• _Activity_:
Repeat verbatim the lines of the data below, beginning with the line containing "Consider the following pair of aligned 27" and continuing to the end.

• _Dataset entries_:
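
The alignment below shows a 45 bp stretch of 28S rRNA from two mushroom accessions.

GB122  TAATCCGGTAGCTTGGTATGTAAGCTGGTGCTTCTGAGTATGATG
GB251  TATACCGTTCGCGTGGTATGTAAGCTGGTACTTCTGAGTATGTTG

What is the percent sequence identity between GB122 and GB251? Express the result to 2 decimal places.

84.44%

The sequences differ at positions 3 (A/T), 4 (T/A), 8 (G/T), 10 (A/C), 13 (T/G), 30 (G/A), 43 (A/T).
38 of the 45 sites match, so the percent identity is 38/45 × 100 = 84.44%.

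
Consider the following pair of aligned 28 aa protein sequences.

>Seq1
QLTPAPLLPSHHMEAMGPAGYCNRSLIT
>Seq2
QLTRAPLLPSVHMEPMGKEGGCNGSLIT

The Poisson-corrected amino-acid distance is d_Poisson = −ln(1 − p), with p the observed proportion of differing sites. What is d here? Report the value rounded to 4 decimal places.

Differing sites — 4:P/R; 11:H/V; 15:A/P; 18:P/K; 19:A/E; 21:Y/G; 24:R/G.
p = 7/28 = 0.250000.
d = −ln(1 − 0.250000) = −ln(0.750000) = 0.2877.

0.2877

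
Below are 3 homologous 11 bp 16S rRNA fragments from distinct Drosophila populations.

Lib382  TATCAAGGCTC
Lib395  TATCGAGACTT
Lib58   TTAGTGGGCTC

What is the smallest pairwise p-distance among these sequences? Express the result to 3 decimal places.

0.273

Pairwise Hamming distances:
  Lib382 vs Lib395: 3
  Lib382 vs Lib58: 5
  Lib395 vs Lib58: 7
The smallest is 3 mismatches, between Lib382 and Lib395; p = 3/11 = 0.273.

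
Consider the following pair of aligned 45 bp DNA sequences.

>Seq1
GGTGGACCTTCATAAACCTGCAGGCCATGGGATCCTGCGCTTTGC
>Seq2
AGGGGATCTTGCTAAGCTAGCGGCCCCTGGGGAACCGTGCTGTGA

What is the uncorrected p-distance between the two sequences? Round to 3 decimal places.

0.400

Mismatches occur at site 1 (G→A), site 3 (T→G), site 7 (C→T), site 11 (C→G), site 12 (A→C), site 16 (A→G), site 18 (C→T), site 19 (T→A), site 22 (A→G), site 24 (G→C), site 27 (A→C), site 32 (A→G), site 33 (T→A), site 34 (C→A), site 36 (T→C), site 38 (C→T), site 42 (T→G), site 45 (C→A).
There are 18 differences over 45 sites, so p = 18/45 = 0.400.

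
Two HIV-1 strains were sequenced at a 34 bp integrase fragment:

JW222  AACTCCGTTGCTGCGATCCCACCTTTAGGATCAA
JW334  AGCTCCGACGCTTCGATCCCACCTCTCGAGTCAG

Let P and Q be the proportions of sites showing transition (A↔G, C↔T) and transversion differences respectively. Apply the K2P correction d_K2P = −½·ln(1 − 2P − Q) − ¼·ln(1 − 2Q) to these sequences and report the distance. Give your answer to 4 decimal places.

Mismatches occur at site 2 (A→G, transition), site 8 (T→A, transversion), site 9 (T→C, transition), site 13 (G→T, transversion), site 25 (T→C, transition), site 27 (A→C, transversion), site 29 (G→A, transition), site 30 (A→G, transition), site 34 (A→G, transition).
Of the 9 differences, 6 transitions and 3 transversions over 34 sites: P = 6/34 = 0.176471, Q = 3/34 = 0.088235.
d = −0.5·ln(0.558823) − 0.25·ln(0.823530) = −0.5·(-0.581922) − 0.25·(-0.194155) = 0.3395.

0.3395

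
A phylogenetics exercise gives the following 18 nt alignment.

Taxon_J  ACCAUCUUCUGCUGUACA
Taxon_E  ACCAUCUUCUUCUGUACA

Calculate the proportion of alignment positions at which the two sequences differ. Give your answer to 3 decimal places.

The sequences differ at position 11 (G/U).
There are 1 differences over 18 sites, so p = 1/18 = 0.056.

0.056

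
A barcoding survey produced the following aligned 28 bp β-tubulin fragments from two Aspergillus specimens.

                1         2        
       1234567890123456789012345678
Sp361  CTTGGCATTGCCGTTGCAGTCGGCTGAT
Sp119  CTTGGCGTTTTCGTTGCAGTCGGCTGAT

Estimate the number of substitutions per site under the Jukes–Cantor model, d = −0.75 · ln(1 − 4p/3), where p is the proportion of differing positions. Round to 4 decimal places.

Differing sites — 7:A/G; 10:G/T; 11:C/T.
p = 3/28 = 0.107143.
d = −0.75 · ln(1 − (4/3)·0.107143) = −0.75 · ln(0.857143) = −0.75 · (-0.154151) = 0.1156.

0.1156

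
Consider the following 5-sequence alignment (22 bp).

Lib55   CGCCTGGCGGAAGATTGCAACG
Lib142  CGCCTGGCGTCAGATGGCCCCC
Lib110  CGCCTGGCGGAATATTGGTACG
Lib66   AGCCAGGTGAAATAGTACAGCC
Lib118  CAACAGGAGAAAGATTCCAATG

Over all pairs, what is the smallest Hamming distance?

3

Pairwise Hamming distances:
  Lib55 vs Lib142: 6
  Lib55 vs Lib110: 3
  Lib55 vs Lib66: 9
  Lib55 vs Lib118: 7
  Lib142 vs Lib110: 8
  Lib142 vs Lib66: 11
  Lib142 vs Lib118: 12
  Lib110 vs Lib66: 10
  Lib110 vs Lib118: 10
  Lib66 vs Lib118: 10
The smallest is 3, between Lib55 and Lib110.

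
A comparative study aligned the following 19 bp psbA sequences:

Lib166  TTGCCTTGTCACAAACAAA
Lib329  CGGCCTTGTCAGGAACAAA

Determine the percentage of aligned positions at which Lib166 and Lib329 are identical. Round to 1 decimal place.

78.9%

Mismatches occur at site 1 (T/C), site 2 (T/G), site 12 (C/G), site 13 (A/G).
15 of the 19 sites match, so the percent identity is 15/19 × 100 = 78.9%.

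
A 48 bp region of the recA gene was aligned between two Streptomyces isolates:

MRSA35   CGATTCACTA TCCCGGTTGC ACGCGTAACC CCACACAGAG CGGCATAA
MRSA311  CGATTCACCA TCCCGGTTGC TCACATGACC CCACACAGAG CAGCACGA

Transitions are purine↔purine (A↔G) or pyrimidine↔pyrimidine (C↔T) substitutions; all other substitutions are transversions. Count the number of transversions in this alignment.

1

Differing sites — 9:T/C (Ti); 21:A/T (Tv); 23:G/A (Ti); 25:G/A (Ti); 27:A/G (Ti); 42:G/A (Ti); 46:T/C (Ti); 47:A/G (Ti).
Of the 8 differences, 7 transitions and 1 transversion, so the answer is 1.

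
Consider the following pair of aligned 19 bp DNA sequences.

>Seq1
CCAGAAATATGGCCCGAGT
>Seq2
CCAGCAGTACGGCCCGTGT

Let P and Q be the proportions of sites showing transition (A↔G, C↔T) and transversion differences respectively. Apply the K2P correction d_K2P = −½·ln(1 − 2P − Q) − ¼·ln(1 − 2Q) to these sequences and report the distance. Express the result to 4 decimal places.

Differing sites — 5:A/C (Tv); 7:A/G (Ti); 10:T/C (Ti); 17:A/T (Tv).
Of the 4 differences, 2 transitions and 2 transversions over 19 sites: P = 2/19 = 0.105263, Q = 2/19 = 0.105263.
d = −0.5·ln(0.684211) − 0.25·ln(0.789474) = −0.5·(-0.379489) − 0.25·(-0.236388) = 0.2488.

0.2488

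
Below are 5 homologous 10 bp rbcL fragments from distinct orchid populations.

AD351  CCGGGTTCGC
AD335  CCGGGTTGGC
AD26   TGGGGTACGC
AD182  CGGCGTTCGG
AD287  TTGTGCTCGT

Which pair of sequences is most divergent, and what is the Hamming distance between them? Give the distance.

Pairwise Hamming distances:
  AD351 vs AD335: 1
  AD351 vs AD26: 3
  AD351 vs AD182: 3
  AD351 vs AD287: 5
  AD335 vs AD26: 4
  AD335 vs AD182: 4
  AD335 vs AD287: 6
  AD26 vs AD182: 4
  AD26 vs AD287: 5
  AD182 vs AD287: 5
The largest is 6, between AD335 and AD287.

6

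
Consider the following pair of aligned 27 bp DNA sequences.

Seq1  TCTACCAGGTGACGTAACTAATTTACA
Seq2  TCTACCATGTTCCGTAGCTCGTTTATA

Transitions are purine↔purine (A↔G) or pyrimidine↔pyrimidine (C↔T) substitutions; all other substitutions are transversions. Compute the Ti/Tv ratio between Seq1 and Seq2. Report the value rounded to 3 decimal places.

Differing sites — 8:G/T (Tv); 11:G/T (Tv); 12:A/C (Tv); 17:A/G (Ti); 20:A/C (Tv); 21:A/G (Ti); 26:C/T (Ti).
Of the 7 differences, 3 transitions and 4 transversions, so Ti/Tv = 3/4 = 0.750.

0.750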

• _Exercise result_:
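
Consider the following pair of aligned 27 bp DNA sequences.

Seq1  TCTACCAGGTGACGTAACTAATTTACA
Seq2  TCTACCATGTTCCGTAGCTCGTTTATA

Transitions are purine↔purine (A↔G) or pyrimidine↔pyrimidine (C↔T) substitutions; all other substitutions are transversions. Compute the Ti/Tv ratio between Seq1 and Seq2. Report the value rounded to 3 decimal places.

Differing sites — 8:G/T (Tv); 11:G/T (Tv); 12:A/C (Tv); 17:A/G (Ti); 20:A/C (Tv); 21:A/G (Ti); 26:C/T (Ti).
Of the 7 differences, 3 transitions and 4 transversions, so Ti/Tv = 3/4 = 0.750.

0.750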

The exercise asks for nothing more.